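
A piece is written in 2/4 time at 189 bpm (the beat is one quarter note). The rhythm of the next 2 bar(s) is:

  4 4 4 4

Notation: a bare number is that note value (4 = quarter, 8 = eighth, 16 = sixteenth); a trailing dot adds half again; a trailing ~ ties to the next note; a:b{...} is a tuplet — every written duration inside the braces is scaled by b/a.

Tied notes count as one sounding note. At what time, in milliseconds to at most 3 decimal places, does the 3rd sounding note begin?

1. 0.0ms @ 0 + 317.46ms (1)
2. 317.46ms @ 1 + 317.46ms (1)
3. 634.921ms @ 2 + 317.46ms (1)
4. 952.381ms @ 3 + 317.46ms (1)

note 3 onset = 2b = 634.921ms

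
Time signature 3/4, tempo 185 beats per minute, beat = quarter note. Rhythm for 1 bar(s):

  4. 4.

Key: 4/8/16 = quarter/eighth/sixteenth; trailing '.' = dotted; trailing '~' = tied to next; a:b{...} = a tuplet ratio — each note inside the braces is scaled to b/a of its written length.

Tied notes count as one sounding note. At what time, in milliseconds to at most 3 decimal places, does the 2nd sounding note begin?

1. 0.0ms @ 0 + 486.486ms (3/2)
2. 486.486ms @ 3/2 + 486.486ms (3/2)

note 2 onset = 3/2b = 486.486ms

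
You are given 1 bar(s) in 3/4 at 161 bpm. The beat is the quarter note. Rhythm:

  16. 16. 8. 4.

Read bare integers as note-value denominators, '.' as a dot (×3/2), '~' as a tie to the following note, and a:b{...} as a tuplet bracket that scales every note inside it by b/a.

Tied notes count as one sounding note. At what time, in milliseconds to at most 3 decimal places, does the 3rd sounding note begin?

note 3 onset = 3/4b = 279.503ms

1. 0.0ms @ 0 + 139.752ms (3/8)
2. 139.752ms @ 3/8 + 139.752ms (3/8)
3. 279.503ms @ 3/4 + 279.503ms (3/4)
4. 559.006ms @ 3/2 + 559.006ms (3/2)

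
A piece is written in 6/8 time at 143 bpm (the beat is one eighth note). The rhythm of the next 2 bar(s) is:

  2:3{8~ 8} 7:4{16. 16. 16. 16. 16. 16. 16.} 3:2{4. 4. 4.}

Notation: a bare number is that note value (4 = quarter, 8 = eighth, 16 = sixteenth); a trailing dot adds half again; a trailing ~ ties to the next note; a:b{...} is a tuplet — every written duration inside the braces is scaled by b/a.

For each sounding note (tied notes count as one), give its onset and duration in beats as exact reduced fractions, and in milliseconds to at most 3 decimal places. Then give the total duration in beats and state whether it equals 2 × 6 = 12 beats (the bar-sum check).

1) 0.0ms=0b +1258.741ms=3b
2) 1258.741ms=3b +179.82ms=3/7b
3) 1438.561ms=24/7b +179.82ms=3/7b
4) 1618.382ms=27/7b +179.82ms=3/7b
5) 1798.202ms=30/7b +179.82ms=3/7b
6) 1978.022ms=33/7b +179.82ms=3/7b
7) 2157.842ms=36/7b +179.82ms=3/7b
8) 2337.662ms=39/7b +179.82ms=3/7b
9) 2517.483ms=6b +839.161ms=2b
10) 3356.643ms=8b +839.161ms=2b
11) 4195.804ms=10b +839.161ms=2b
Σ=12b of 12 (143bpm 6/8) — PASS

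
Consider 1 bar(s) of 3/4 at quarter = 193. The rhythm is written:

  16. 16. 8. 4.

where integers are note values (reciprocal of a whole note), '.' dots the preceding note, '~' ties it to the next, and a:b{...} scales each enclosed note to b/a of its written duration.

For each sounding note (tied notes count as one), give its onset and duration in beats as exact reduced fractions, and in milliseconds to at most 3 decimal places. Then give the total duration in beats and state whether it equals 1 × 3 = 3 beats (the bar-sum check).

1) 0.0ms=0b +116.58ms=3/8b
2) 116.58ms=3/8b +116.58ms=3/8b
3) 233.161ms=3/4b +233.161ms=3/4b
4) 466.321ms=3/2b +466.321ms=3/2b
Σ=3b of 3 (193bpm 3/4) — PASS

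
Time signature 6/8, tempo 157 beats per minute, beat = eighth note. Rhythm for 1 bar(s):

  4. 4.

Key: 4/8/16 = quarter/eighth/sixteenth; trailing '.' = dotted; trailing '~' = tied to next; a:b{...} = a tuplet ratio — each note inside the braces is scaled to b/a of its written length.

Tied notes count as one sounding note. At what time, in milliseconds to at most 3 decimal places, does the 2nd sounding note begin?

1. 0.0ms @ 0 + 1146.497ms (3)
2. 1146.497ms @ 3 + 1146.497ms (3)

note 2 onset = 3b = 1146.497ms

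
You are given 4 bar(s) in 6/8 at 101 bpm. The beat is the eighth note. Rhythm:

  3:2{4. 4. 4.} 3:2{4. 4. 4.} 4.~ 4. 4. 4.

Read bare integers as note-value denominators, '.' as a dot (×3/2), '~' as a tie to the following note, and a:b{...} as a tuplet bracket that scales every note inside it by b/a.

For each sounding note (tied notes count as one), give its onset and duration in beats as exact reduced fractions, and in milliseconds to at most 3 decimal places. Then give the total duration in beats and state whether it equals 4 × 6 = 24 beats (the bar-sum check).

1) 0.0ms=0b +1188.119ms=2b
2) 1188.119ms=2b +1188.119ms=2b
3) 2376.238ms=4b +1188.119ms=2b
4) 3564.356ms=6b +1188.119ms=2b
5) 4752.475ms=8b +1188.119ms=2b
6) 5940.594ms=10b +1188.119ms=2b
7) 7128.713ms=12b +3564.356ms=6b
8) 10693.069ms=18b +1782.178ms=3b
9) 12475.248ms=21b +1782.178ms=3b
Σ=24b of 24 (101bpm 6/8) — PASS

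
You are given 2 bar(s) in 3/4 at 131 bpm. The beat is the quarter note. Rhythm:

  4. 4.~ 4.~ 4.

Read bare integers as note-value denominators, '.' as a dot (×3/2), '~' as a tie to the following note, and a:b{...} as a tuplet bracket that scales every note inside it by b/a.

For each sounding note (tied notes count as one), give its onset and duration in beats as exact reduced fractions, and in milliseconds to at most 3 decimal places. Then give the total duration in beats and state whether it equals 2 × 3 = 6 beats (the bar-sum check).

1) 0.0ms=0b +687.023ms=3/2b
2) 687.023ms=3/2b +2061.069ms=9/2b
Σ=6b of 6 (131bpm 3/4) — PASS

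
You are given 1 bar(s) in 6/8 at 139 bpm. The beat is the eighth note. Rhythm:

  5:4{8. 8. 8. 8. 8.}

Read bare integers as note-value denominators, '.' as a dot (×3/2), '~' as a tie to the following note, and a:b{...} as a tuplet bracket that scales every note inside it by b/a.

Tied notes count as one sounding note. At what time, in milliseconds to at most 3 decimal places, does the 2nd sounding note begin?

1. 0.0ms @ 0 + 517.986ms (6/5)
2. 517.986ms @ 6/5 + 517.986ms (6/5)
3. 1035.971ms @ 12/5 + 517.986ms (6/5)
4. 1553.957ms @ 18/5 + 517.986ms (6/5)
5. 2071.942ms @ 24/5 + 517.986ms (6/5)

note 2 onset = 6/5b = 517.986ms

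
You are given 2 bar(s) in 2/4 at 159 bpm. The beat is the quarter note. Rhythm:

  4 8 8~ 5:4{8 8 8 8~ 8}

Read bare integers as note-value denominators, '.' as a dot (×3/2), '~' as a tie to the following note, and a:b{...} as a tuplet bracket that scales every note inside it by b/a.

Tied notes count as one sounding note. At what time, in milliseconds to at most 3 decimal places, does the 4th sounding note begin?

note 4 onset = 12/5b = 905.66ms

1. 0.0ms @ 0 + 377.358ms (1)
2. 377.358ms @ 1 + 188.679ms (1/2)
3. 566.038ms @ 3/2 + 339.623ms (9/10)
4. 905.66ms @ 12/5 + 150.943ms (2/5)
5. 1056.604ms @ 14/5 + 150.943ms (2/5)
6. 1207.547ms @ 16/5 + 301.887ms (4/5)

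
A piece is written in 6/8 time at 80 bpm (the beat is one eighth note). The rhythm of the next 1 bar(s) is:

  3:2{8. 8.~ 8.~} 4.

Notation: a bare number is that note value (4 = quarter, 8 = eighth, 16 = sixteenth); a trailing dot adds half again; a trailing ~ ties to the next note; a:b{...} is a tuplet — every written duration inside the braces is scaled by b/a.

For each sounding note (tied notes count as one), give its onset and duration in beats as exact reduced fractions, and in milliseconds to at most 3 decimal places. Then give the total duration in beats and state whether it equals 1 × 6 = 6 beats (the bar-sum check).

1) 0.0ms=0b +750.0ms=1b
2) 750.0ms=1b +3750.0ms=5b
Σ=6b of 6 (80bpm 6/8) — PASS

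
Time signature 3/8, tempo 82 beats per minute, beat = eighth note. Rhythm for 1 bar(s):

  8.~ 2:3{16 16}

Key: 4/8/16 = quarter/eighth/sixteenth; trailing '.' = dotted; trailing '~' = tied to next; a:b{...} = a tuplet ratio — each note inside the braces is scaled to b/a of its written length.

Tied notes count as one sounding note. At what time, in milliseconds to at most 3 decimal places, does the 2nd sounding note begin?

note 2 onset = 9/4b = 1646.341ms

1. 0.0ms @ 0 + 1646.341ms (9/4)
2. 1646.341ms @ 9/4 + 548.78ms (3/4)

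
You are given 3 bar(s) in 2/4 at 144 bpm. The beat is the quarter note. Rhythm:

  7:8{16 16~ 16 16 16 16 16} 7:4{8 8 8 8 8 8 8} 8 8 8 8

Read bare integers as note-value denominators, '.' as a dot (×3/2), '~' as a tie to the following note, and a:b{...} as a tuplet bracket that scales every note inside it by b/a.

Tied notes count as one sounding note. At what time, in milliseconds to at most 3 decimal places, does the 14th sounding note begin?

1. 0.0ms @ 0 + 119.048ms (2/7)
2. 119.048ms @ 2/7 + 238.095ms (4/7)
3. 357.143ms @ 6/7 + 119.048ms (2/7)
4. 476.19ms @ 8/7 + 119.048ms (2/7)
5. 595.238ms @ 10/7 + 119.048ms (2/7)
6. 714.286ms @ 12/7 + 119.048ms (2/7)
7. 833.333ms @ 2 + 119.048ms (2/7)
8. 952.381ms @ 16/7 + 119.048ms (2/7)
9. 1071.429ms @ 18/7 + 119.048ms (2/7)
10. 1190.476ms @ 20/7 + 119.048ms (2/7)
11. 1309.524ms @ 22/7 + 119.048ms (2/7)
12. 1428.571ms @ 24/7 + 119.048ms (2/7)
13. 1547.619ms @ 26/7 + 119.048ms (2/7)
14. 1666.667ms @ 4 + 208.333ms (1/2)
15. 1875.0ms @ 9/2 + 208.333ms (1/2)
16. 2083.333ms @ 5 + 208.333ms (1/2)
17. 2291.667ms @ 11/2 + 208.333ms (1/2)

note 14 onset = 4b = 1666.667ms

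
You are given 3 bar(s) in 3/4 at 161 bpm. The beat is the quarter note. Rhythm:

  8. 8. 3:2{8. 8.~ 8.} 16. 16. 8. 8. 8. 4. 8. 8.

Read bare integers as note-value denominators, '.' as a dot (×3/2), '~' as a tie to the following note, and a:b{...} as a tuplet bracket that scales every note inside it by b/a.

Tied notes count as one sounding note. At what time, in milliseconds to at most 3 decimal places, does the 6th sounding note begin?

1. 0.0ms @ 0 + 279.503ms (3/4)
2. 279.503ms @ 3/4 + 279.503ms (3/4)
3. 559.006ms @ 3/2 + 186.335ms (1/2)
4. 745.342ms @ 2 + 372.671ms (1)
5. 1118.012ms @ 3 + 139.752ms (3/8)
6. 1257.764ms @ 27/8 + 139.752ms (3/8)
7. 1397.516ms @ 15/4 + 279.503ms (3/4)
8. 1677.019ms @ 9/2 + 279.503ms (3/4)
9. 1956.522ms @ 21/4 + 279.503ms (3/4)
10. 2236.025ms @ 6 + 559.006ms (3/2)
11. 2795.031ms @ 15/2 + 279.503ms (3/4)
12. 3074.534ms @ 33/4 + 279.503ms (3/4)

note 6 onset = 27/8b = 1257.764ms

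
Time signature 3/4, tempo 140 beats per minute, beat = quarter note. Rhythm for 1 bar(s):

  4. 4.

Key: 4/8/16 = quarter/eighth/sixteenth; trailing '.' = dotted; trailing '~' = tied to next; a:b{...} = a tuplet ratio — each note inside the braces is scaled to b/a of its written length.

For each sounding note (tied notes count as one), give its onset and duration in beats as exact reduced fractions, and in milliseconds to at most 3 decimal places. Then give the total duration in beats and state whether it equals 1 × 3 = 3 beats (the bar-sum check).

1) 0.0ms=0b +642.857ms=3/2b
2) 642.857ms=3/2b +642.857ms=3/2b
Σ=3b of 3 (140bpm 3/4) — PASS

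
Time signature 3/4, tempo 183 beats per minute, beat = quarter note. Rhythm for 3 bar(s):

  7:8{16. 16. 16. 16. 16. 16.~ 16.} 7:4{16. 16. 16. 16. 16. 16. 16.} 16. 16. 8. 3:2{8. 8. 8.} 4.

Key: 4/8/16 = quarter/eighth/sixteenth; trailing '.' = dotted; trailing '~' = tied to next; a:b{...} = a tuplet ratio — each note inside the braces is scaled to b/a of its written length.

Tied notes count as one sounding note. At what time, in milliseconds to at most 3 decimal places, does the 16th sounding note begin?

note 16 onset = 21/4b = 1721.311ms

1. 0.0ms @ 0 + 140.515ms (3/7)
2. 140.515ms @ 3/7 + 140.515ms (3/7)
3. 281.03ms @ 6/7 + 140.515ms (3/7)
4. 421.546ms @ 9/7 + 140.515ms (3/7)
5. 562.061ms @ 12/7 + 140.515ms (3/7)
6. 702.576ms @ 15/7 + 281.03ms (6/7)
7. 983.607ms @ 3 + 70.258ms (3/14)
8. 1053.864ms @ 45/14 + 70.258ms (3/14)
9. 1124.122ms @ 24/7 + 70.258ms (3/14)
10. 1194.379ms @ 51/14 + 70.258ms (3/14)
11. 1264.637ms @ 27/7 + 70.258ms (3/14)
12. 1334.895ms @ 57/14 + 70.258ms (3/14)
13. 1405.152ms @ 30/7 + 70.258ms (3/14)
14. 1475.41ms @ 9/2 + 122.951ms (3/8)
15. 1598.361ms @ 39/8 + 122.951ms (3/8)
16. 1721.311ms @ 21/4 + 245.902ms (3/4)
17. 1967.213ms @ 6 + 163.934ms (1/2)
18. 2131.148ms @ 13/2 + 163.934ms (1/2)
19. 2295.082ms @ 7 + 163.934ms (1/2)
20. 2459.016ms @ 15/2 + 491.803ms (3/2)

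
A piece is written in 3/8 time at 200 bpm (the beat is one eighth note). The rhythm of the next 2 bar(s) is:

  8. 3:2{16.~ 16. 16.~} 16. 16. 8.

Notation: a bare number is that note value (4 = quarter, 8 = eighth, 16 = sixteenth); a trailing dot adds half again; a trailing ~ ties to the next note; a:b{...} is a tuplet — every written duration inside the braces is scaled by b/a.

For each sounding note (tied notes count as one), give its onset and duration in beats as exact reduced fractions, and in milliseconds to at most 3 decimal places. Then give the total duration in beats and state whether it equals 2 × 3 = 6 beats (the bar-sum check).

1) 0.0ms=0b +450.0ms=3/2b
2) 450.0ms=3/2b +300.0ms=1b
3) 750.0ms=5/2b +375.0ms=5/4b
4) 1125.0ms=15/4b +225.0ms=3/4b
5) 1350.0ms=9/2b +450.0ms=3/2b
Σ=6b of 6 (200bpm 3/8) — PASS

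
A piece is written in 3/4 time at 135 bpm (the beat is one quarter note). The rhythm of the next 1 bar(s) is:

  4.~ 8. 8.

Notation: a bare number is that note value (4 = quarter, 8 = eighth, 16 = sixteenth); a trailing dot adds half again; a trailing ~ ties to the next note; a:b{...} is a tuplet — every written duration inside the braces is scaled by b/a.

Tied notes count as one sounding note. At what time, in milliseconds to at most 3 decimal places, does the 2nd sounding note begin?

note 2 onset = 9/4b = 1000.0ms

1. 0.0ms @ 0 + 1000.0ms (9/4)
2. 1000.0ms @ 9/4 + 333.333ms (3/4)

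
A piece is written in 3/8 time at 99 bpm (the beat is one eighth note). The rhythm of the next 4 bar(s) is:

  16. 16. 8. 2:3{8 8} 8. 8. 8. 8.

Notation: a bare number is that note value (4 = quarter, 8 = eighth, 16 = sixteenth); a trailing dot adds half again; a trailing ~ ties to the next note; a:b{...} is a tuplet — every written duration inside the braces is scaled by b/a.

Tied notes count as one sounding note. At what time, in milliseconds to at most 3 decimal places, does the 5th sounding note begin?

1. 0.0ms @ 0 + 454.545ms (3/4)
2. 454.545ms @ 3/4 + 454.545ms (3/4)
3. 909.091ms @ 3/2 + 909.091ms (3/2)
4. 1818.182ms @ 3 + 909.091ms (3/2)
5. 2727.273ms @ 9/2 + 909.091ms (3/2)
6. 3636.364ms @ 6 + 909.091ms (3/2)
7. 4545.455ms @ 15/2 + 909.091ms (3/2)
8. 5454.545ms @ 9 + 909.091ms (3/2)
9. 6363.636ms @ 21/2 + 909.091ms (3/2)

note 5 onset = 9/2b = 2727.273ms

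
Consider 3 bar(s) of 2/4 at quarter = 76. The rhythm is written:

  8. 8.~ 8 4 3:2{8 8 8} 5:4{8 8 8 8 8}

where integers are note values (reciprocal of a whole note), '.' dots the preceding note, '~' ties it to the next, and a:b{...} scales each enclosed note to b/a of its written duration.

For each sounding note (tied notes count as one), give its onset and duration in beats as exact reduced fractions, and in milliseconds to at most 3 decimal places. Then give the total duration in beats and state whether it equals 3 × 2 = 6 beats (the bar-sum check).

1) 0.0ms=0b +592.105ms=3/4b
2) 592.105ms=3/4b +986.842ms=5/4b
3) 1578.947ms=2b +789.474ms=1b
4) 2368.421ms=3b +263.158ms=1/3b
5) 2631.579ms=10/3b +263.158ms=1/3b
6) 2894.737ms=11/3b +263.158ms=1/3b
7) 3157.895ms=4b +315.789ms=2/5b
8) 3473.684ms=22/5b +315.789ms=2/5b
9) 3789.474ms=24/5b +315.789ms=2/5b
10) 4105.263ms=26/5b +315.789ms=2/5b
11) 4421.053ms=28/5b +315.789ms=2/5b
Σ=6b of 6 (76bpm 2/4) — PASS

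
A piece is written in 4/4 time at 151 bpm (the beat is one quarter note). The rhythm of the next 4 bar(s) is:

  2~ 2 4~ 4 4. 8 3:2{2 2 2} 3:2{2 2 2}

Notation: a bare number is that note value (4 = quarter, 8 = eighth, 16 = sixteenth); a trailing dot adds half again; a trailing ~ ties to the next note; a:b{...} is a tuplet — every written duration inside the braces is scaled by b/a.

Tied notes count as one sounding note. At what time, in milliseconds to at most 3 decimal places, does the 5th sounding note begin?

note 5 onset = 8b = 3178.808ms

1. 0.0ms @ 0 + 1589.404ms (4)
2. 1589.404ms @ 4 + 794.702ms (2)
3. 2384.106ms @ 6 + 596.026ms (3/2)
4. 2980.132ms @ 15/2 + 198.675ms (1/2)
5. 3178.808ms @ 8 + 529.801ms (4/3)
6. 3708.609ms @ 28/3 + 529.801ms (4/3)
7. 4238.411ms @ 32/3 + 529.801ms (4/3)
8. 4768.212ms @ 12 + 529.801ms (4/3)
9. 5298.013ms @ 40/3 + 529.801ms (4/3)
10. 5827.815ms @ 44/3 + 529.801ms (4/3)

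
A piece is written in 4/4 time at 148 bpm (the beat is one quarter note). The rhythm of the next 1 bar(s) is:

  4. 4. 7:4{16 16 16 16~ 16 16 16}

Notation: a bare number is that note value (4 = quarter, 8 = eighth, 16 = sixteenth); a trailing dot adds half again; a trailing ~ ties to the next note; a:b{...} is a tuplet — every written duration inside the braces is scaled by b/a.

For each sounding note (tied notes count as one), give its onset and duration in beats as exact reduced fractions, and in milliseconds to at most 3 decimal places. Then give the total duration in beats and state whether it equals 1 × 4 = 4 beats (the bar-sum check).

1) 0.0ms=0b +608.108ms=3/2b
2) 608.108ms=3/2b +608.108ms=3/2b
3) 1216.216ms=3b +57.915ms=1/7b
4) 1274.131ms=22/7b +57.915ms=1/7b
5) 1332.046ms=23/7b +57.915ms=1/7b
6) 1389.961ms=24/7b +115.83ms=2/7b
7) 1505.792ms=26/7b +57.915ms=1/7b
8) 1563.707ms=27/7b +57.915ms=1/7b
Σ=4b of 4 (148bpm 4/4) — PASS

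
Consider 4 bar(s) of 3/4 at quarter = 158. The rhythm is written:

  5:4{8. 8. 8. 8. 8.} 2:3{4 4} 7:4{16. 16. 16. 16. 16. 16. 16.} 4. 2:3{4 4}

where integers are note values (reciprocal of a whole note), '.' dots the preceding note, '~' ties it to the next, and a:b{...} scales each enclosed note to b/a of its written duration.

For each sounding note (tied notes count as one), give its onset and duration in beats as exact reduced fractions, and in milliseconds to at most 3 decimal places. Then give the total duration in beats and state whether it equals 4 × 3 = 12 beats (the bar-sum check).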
——————
◆ What you have to do ◆
Search the material above for the string "Consider". Show every line that holds it.

◆ Exercise response ◆
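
Consider 1 bar(s) of 3/4 at quarter = 193. The rhythm is written:
Consider 3 bar(s) of 2/4 at quarter = 76. The rhythm is written:
Consider 4 bar(s) of 3/4 at quarter = 158. The rhythm is written: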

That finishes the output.